→ **The task**
Give the lines again word for word, beginning with the one containing "Confusion matrix: TP=84, TN=57, FP=13, FN=26." and ending with the last line of the material below.

────────────────────

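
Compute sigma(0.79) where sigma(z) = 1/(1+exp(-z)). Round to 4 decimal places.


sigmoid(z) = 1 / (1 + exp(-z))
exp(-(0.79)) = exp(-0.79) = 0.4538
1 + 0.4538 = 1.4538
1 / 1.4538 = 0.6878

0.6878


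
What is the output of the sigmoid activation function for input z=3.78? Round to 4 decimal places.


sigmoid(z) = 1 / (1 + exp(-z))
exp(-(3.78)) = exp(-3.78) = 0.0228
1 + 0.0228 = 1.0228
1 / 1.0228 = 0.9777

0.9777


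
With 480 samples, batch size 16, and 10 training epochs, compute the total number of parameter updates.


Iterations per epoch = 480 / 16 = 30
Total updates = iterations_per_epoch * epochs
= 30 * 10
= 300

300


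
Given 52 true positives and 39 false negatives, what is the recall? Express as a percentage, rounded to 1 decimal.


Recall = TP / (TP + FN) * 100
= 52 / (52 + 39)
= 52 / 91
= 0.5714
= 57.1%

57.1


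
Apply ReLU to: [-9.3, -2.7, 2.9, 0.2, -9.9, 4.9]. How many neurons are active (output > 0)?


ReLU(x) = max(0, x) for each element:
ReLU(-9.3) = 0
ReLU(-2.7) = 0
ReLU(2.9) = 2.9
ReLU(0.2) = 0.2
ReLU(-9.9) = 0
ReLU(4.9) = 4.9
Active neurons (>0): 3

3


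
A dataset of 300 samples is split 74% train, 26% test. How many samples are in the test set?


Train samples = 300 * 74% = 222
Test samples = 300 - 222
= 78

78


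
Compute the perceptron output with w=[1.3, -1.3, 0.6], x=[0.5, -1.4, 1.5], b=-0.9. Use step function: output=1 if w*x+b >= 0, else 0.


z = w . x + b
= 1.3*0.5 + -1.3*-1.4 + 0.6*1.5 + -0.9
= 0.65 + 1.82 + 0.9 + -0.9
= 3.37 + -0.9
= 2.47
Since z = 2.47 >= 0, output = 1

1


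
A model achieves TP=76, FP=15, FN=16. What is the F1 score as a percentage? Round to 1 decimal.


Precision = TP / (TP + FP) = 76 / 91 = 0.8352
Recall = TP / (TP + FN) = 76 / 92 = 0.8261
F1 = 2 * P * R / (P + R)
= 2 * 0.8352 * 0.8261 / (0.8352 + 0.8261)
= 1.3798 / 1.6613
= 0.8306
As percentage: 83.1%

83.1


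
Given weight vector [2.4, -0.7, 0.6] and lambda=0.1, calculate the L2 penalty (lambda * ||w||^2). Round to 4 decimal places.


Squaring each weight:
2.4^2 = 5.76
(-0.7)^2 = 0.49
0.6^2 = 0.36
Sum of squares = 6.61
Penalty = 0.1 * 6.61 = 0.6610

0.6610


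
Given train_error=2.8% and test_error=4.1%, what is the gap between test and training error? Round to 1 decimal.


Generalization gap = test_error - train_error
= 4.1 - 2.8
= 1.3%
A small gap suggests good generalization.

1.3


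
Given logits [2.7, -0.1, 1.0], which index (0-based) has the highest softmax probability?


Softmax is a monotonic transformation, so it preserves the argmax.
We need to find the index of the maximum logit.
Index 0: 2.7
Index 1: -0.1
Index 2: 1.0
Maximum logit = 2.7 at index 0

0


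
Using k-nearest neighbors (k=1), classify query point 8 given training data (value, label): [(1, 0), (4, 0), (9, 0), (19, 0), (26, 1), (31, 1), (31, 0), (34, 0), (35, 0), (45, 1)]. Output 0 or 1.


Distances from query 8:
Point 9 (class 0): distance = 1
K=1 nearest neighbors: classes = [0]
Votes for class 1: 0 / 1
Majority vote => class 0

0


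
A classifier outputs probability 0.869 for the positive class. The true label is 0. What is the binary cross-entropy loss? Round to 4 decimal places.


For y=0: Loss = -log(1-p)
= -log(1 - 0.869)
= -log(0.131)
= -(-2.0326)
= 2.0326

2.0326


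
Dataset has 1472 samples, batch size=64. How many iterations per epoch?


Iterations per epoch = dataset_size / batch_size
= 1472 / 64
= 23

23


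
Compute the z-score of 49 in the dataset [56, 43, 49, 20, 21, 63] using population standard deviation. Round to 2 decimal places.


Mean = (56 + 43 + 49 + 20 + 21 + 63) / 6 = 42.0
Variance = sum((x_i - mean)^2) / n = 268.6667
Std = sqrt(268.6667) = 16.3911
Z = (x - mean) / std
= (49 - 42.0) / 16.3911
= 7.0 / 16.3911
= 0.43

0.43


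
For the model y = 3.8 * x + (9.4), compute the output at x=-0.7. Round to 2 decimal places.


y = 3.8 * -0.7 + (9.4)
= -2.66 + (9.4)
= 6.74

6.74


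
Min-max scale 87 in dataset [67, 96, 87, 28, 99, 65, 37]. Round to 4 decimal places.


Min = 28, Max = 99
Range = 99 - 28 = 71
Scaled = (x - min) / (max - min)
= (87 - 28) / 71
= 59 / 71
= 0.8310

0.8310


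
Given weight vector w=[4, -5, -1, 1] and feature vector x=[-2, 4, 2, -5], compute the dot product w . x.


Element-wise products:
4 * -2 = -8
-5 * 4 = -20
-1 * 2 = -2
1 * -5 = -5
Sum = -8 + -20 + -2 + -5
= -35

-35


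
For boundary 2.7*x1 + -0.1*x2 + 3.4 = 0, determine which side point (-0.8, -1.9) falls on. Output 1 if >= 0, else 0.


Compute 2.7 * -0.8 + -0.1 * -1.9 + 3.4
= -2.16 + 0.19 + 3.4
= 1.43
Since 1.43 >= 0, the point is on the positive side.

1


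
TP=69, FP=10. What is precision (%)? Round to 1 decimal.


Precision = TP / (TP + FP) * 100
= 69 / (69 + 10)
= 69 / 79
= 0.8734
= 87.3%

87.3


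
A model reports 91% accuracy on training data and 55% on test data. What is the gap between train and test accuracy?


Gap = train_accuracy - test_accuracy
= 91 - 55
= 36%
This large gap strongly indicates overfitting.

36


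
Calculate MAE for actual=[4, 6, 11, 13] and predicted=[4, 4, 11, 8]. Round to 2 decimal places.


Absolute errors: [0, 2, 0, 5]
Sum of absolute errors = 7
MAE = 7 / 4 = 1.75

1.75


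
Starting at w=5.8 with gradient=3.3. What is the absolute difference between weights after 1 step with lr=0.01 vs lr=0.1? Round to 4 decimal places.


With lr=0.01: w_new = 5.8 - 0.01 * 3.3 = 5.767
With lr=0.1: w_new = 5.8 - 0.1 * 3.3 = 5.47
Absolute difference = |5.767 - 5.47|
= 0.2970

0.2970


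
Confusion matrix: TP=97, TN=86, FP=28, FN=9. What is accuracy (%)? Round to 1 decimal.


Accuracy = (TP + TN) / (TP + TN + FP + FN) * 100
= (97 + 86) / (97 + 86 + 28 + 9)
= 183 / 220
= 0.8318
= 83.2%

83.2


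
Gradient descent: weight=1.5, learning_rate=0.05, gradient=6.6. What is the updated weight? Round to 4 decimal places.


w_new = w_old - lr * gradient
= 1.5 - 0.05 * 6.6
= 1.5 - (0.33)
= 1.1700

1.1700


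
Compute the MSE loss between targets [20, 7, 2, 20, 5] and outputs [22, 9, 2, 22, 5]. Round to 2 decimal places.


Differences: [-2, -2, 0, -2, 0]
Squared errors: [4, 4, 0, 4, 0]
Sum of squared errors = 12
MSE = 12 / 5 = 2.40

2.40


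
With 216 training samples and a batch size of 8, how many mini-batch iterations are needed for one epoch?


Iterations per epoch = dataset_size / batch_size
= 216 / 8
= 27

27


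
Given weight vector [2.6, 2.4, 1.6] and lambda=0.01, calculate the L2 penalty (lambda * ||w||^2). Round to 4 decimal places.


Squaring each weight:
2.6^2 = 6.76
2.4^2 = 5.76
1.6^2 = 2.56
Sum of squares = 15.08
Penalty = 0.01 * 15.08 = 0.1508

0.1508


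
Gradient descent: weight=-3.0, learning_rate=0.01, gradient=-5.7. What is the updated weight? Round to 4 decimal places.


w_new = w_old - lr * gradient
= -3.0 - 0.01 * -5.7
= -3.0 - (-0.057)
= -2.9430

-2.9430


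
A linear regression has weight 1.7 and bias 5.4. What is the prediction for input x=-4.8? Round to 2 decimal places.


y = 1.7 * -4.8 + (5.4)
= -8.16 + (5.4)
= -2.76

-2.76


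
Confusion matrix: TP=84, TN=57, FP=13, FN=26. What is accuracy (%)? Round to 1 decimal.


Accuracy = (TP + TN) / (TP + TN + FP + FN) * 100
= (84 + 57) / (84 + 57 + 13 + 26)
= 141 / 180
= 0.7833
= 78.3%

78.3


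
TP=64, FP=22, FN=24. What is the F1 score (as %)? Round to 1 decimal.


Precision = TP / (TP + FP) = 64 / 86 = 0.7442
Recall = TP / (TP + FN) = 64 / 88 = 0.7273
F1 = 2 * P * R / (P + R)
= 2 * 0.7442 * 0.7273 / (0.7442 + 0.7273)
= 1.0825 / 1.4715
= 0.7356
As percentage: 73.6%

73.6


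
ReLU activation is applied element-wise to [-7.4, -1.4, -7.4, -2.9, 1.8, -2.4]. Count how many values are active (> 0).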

────────────────────

→ **Result**
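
Confusion matrix: TP=84, TN=57, FP=13, FN=26. What is accuracy (%)? Round to 1 decimal.


Accuracy = (TP + TN) / (TP + TN + FP + FN) * 100
= (84 + 57) / (84 + 57 + 13 + 26)
= 141 / 180
= 0.7833
= 78.3%

78.3


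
TP=64, FP=22, FN=24. What is the F1 score (as %)? Round to 1 decimal.


Precision = TP / (TP + FP) = 64 / 86 = 0.7442
Recall = TP / (TP + FN) = 64 / 88 = 0.7273
F1 = 2 * P * R / (P + R)
= 2 * 0.7442 * 0.7273 / (0.7442 + 0.7273)
= 1.0825 / 1.4715
= 0.7356
As percentage: 73.6%

73.6


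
ReLU activation is applied element-wise to [-7.4, -1.4, -7.4, -2.9, 1.8, -2.4]. Count how many values are active (> 0).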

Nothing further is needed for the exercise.